Collected data
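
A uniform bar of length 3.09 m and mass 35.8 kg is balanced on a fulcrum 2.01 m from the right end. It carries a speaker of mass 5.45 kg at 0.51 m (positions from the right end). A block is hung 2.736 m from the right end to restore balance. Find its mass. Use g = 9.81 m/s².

m ≈ 34.2 kg

Take moments about the fulcrum (at 2.01 m from the right end).
Beam weight: 35.8 × 9.81 = 351.2 N down at 1.545 m → arm 0.465 m, τ = 351.2 × 0.465 = 163.3 N·m clockwise.
Speaker: 5.45 × 9.81 = 53.46 N down at 0.51 m → arm 1.5 m, τ = 53.46 × 1.5 = 80.19 N·m clockwise.
Net moment of known loads = 243.5 N·m clockwise.
An unknown mass m at 2.736 m has arm 0.726 m; its moment is m·g·0.726 counterclockwise.
For rotational equilibrium, m × 9.81 × 0.726 = 243.5, so m = 243.5 / (9.81 × 0.726) = 34.2 kg.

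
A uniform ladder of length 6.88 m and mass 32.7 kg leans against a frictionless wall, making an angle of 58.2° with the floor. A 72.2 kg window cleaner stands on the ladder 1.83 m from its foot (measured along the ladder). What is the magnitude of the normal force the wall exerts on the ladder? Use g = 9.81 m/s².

N_wall ≈ 216 N

Sum moments about the foot of the ladder (the floor normal and friction both act there and drop out).
Ladder weight 32.7×9.81 = 320.8 N acts at 3.44 m along the ladder; its horizontal arm is 3.44·cos58.2° = 1.813 m → τ = 581.6 N·m clockwise.
Window cleaner: 72.2×9.81 = 708.3 N at 1.83 m → arm 0.9643 m → τ = 683 N·m clockwise.
Wall normal N acts horizontally at the top; its moment arm is the height L sinθ = 6.88·sin58.2° = 5.847 m, counterclockwise.
Setting net torque to zero: N × 5.847 = 1265 → N = 216 N.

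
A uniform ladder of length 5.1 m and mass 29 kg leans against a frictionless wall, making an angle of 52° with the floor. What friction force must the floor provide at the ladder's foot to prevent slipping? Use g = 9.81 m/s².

Choose the foot of the ladder as the axis so the floor normal and friction both act there and drop out.
Ladder weight 29×9.81 = 284.5 N acts at 2.55 m along the ladder; its horizontal arm is 2.55·cos52° = 1.57 m → τ = 446.7 N·m clockwise.
Wall normal N acts horizontally at the top; its moment arm is the height L sinθ = 5.1·sin52° = 4.019 m, counterclockwise.
For rotational equilibrium, N × 4.019 = 446.7, so N = 111 N.
ΣFx = 0: friction at the foot balances the wall's push, so f = N_wall = 111 N.

f ≈ 111 N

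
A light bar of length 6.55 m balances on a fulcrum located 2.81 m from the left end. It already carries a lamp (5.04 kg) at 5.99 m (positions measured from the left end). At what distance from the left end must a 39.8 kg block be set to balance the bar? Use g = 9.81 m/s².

x ≈ 2.41 m from the left end

Sum moments about the fulcrum (at 2.81 m from the left end) (the support reaction has zero arm there).
Lamp: 5.04 × 9.81 = 49.44 N down at 5.99 m → arm 3.18 m, τ = 49.44 × 3.18 = 157.2 N·m clockwise.
Net moment of existing loads = 157.2 N·m clockwise.
The block weighs 39.8 × 9.81 = 390.4 N and must supply an equal counterclockwise moment, so its lever arm about the fulcrum is 157.2 / 390.4 = 0.403 m.
That puts it at 2.81 − 0.403 = 2.41 m from the left end.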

Assignment: The task requires an exact copy of all the lines above.

Answer space:
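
A uniform bar of length 3.09 m and mass 35.8 kg is balanced on a fulcrum 2.01 m from the right end. It carries a speaker of mass 5.45 kg at 0.51 m (positions from the right end). A block is hung 2.736 m from the right end to restore balance. Find its mass. Use g = 9.81 m/s².

m ≈ 34.2 kg

Take moments about the fulcrum (at 2.01 m from the right end).
Beam weight: 35.8 × 9.81 = 351.2 N down at 1.545 m → arm 0.465 m, τ = 351.2 × 0.465 = 163.3 N·m clockwise.
Speaker: 5.45 × 9.81 = 53.46 N down at 0.51 m → arm 1.5 m, τ = 53.46 × 1.5 = 80.19 N·m clockwise.
Net moment of known loads = 243.5 N·m clockwise.
An unknown mass m at 2.736 m has arm 0.726 m; its moment is m·g·0.726 counterclockwise.
For rotational equilibrium, m × 9.81 × 0.726 = 243.5, so m = 243.5 / (9.81 × 0.726) = 34.2 kg.

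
A uniform ladder of length 6.88 m and mass 32.7 kg leans against a frictionless wall, making an angle of 58.2° with the floor. A 72.2 kg window cleaner stands on the ladder 1.83 m from its foot (measured along the ladder). What is the magnitude of the normal force the wall exerts on the ladder? Use g = 9.81 m/s².

N_wall ≈ 216 N

Sum moments about the foot of the ladder (the floor normal and friction both act there and drop out).
Ladder weight 32.7×9.81 = 320.8 N acts at 3.44 m along the ladder; its horizontal arm is 3.44·cos58.2° = 1.813 m → τ = 581.6 N·m clockwise.
Window cleaner: 72.2×9.81 = 708.3 N at 1.83 m → arm 0.9643 m → τ = 683 N·m clockwise.
Wall normal N acts horizontally at the top; its moment arm is the height L sinθ = 6.88·sin58.2° = 5.847 m, counterclockwise.
Setting net torque to zero: N × 5.847 = 1265 → N = 216 N.

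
A uniform ladder of length 5.1 m and mass 29 kg leans against a frictionless wall, making an angle of 52° with the floor. What friction force must the floor provide at the ladder's foot to prevent slipping? Use g = 9.81 m/s².

Choose the foot of the ladder as the axis so the floor normal and friction both act there and drop out.
Ladder weight 29×9.81 = 284.5 N acts at 2.55 m along the ladder; its horizontal arm is 2.55·cos52° = 1.57 m → τ = 446.7 N·m clockwise.
Wall normal N acts horizontally at the top; its moment arm is the height L sinθ = 5.1·sin52° = 4.019 m, counterclockwise.
For rotational equilibrium, N × 4.019 = 446.7, so N = 111 N.
ΣFx = 0: friction at the foot balances the wall's push, so f = N_wall = 111 N.

f ≈ 111 N

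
A light bar of length 6.55 m balances on a fulcrum located 2.81 m from the left end. It already carries a lamp (5.04 kg) at 5.99 m (positions measured from the left end). At what distance from the left end must a 39.8 kg block be set to balance the bar? Use g = 9.81 m/s².

x ≈ 2.41 m from the left end

Sum moments about the fulcrum (at 2.81 m from the left end) (the support reaction has zero arm there).
Lamp: 5.04 × 9.81 = 49.44 N down at 5.99 m → arm 3.18 m, τ = 49.44 × 3.18 = 157.2 N·m clockwise.
Net moment of existing loads = 157.2 N·m clockwise.
The block weighs 39.8 × 9.81 = 390.4 N and must supply an equal counterclockwise moment, so its lever arm about the fulcrum is 157.2 / 390.4 = 0.403 m.
That puts it at 2.81 − 0.403 = 2.41 m from the left end.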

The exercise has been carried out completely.